→ Source material

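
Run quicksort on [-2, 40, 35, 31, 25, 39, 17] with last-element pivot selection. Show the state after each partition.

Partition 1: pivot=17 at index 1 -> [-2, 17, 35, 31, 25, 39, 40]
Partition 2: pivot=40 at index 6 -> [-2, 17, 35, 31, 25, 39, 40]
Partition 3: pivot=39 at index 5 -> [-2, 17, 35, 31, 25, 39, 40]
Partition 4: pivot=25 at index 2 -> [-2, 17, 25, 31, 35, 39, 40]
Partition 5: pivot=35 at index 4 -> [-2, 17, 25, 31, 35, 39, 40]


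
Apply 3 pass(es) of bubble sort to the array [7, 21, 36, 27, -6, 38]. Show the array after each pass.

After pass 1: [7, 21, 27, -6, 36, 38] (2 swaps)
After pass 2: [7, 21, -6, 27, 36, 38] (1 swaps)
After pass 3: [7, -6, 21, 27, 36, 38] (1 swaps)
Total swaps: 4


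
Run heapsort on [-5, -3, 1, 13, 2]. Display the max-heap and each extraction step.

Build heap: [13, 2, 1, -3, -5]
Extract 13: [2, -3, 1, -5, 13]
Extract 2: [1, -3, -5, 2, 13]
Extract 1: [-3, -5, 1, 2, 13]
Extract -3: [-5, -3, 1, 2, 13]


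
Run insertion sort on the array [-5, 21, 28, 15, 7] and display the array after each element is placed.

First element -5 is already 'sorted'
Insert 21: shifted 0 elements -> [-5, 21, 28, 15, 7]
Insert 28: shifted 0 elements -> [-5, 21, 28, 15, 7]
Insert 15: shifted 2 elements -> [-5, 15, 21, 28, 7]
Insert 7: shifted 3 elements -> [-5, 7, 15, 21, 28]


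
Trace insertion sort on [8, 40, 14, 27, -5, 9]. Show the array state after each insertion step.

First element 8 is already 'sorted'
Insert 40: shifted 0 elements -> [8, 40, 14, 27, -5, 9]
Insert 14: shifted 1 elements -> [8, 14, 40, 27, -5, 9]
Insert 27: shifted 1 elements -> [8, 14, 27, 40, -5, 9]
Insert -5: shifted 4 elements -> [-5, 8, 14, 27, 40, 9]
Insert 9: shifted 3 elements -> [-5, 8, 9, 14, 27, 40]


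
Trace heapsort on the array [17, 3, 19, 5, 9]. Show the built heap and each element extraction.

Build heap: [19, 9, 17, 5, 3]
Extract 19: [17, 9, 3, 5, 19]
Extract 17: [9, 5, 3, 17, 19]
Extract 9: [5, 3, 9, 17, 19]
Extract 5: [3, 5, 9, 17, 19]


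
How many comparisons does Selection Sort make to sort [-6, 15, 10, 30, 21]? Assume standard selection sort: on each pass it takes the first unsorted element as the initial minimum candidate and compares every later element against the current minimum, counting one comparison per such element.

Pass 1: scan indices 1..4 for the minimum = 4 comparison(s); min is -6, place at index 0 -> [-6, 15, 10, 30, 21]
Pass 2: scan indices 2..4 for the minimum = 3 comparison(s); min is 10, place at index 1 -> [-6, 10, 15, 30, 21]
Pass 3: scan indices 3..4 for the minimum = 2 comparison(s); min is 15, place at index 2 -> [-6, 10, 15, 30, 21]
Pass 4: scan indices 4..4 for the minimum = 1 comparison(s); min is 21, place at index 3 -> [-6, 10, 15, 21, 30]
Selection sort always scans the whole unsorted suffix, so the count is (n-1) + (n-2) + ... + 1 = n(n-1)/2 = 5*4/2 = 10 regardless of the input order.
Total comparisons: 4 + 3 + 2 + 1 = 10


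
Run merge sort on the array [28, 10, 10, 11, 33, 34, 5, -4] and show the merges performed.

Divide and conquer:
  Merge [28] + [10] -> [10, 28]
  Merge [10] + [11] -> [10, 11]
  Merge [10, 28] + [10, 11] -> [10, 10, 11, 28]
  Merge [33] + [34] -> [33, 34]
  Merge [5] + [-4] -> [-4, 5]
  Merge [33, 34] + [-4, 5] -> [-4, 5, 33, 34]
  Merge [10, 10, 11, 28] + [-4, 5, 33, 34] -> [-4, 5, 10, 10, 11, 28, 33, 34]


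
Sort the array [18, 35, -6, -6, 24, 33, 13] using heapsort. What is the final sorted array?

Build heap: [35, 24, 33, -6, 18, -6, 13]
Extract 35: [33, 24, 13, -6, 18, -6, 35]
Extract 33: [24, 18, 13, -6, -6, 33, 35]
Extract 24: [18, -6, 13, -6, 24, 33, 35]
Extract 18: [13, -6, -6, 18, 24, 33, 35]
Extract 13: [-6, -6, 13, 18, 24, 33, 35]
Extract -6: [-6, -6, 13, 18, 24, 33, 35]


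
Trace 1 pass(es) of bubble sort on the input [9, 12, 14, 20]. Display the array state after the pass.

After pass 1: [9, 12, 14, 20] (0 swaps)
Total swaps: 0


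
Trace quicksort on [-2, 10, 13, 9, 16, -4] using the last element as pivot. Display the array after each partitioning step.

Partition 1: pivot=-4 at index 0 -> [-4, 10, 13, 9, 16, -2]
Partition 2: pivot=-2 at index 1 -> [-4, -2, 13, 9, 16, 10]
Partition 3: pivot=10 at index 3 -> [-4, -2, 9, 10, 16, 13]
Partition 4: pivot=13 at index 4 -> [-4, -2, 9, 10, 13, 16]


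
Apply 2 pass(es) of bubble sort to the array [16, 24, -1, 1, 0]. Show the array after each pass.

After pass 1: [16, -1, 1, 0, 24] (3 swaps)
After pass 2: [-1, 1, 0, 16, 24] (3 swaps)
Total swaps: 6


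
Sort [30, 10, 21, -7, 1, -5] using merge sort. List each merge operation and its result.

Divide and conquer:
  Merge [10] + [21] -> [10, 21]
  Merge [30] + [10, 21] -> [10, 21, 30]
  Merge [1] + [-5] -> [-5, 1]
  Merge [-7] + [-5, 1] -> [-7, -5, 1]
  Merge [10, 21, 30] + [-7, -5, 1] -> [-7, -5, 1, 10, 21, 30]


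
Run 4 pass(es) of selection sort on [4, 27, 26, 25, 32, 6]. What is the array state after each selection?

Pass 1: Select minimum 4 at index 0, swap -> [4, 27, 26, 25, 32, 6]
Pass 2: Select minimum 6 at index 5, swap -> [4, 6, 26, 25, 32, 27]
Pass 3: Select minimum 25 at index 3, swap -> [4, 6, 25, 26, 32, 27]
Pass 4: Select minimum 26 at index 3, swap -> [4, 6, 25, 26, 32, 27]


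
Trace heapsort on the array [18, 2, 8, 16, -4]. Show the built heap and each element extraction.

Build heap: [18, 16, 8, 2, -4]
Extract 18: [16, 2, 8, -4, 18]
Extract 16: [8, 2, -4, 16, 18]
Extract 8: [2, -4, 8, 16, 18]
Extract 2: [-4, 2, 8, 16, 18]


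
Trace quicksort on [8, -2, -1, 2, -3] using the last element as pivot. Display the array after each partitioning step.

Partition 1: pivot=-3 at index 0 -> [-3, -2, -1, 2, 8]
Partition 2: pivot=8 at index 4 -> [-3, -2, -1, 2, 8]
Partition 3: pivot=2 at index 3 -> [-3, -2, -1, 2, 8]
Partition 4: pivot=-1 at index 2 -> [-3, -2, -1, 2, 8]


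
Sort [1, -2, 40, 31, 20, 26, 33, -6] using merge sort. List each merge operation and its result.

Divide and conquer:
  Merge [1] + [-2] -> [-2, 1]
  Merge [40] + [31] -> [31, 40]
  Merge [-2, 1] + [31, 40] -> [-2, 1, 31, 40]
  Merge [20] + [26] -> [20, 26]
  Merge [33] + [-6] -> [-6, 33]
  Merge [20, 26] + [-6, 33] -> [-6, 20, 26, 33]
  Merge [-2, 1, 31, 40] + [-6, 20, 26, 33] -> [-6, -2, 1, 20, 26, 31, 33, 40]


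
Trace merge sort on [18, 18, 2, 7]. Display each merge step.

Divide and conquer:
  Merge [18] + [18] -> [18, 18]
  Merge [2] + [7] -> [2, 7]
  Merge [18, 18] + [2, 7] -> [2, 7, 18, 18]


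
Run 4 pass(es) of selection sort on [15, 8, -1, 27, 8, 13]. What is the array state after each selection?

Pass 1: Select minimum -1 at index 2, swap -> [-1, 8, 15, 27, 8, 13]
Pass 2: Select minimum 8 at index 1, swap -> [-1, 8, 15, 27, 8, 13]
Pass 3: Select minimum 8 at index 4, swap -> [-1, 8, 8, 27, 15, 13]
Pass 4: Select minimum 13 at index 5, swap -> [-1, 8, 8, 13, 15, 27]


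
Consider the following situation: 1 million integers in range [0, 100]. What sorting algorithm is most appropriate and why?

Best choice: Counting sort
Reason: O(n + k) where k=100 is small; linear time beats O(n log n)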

→ Action item
Copy each line, exactly, that falls between the line containing "Consider the following" and the end of the entries, both included.

→ Solution to the exercise
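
Consider the following situation: 1 million integers in range [0, 100]. What sorting algorithm is most appropriate and why?

Best choice: Counting sort
Reason: O(n + k) where k=100 is small; linear time beats O(n log n)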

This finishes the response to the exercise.